EXERCISE GOAL:
Will you give every entry again exactly as it stands?

DATASET RECORDS:
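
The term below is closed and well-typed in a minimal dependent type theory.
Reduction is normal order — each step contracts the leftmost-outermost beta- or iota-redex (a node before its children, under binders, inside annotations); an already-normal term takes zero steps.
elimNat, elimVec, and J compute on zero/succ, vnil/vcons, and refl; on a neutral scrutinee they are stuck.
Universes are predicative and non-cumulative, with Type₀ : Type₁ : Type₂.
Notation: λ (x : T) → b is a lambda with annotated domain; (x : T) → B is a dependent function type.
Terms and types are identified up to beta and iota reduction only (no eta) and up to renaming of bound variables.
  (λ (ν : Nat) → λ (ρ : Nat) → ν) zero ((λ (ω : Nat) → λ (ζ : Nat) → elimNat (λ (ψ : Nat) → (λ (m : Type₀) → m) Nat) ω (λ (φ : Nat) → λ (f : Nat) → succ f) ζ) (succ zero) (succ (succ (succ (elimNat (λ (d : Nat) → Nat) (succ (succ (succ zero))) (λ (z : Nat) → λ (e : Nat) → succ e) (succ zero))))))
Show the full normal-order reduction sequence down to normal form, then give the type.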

RESULT BELOW:
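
The term below is closed and well-typed in a minimal dependent type theory.
Reduction is normal order — each step contracts the leftmost-outermost beta- or iota-redex (a node before its children, under binders, inside annotations); an already-normal term takes zero steps.
elimNat, elimVec, and J compute on zero/succ, vnil/vcons, and refl; on a neutral scrutinee they are stuck.
Universes are predicative and non-cumulative, with Type₀ : Type₁ : Type₂.
Notation: λ (x : T) → b is a lambda with annotated domain; (x : T) → B is a dependent function type.
Terms and types are identified up to beta and iota reduction only (no eta) and up to renaming of bound variables.
  (λ (ν : Nat) → λ (ρ : Nat) → ν) zero ((λ (ω : Nat) → λ (ζ : Nat) → elimNat (λ (ψ : Nat) → (λ (m : Type₀) → m) Nat) ω (λ (φ : Nat) → λ (f : Nat) → succ f) ζ) (succ zero) (succ (succ (succ (elimNat (λ (d : Nat) → Nat) (succ (succ (succ zero))) (λ (z : Nat) → λ (e : Nat) → succ e) (succ zero))))))
Show the full normal-order reduction sequence down to normal form, then give the type.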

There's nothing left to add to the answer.